■ TASK REQUIREMENTS: Print the data exactly, leaving nothing out.

== RECORDED DATA

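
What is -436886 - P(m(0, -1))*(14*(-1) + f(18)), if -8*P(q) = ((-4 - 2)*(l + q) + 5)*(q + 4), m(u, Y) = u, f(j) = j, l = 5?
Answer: -436936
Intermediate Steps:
P(q) = -(-25 - 6*q)*(4 + q)/8 (P(q) = -((-4 - 2)*(5 + q) + 5)*(q + 4)/8 = -(-6*(5 + q) + 5)*(4 + q)/8 = -((-30 - 6*q) + 5)*(4 + q)/8 = -(-25 - 6*q)*(4 + q)/8)
-436886 - P(m(0, -1))*(14*(-1) + f(18)) = -436886 - (25/2 + (3/4)*0**2 + (49/8)*0)*(14*(-1) + 18) = -436886 - (25/2 + (3/4)*0 + 0)*(-14 + 18) = -436886 - (25/2 + 0 + 0)*4 = -436886 - 25*4/2 = -436886 - 1*50 = -436886 - 50 = -436936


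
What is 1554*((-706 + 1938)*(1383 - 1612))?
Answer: -438426912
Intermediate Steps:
1554*((-706 + 1938)*(1383 - 1612)) = 1554*(1232*(-229)) = 1554*(-282128) = -438426912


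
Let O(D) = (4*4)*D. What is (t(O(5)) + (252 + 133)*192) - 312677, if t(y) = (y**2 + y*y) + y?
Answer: -225877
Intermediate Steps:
O(D) = 16*D
t(y) = y + 2*y**2 (t(y) = (y**2 + y**2) + y = 2*y**2 + y = y + 2*y**2)
(t(O(5)) + (252 + 133)*192) - 312677 = ((16*5)*(1 + 2*(16*5)) + (252 + 133)*192) - 312677 = (80*(1 + 2*80) + 385*192) - 312677 = (80*(1 + 160) + 73920) - 312677 = (80*161 + 73920) - 312677 = (12880 + 73920) - 312677 = 86800 - 312677 = -225877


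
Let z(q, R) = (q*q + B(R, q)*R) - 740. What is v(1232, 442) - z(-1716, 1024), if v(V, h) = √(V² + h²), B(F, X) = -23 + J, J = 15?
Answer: -2935724 + 2*√428297 ≈ -2.9344e+6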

====

■ OUTPUT OF THE EXERCISE:
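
What is -436886 - P(m(0, -1))*(14*(-1) + f(18)), if -8*P(q) = ((-4 - 2)*(l + q) + 5)*(q + 4), m(u, Y) = u, f(j) = j, l = 5?
Answer: -436936
Intermediate Steps:
P(q) = -(-25 - 6*q)*(4 + q)/8 (P(q) = -((-4 - 2)*(5 + q) + 5)*(q + 4)/8 = -(-6*(5 + q) + 5)*(4 + q)/8 = -((-30 - 6*q) + 5)*(4 + q)/8 = -(-25 - 6*q)*(4 + q)/8)
-436886 - P(m(0, -1))*(14*(-1) + f(18)) = -436886 - (25/2 + (3/4)*0**2 + (49/8)*0)*(14*(-1) + 18) = -436886 - (25/2 + (3/4)*0 + 0)*(-14 + 18) = -436886 - (25/2 + 0 + 0)*4 = -436886 - 25*4/2 = -436886 - 1*50 = -436886 - 50 = -436936


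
What is 1554*((-706 + 1938)*(1383 - 1612))?
Answer: -438426912
Intermediate Steps:
1554*((-706 + 1938)*(1383 - 1612)) = 1554*(1232*(-229)) = 1554*(-282128) = -438426912


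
Let O(D) = (4*4)*D. What is (t(O(5)) + (252 + 133)*192) - 312677, if t(y) = (y**2 + y*y) + y?
Answer: -225877
Intermediate Steps:
O(D) = 16*D
t(y) = y + 2*y**2 (t(y) = (y**2 + y**2) + y = 2*y**2 + y = y + 2*y**2)
(t(O(5)) + (252 + 133)*192) - 312677 = ((16*5)*(1 + 2*(16*5)) + (252 + 133)*192) - 312677 = (80*(1 + 2*80) + 385*192) - 312677 = (80*(1 + 160) + 73920) - 312677 = (80*161 + 73920) - 312677 = (12880 + 73920) - 312677 = 86800 - 312677 = -225877


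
Let z(q, R) = (q*q + B(R, q)*R) - 740. What is v(1232, 442) - z(-1716, 1024), if v(V, h) = √(V² + h²), B(F, X) = -23 + J, J = 15?
Answer: -2935724 + 2*√428297 ≈ -2.9344e+6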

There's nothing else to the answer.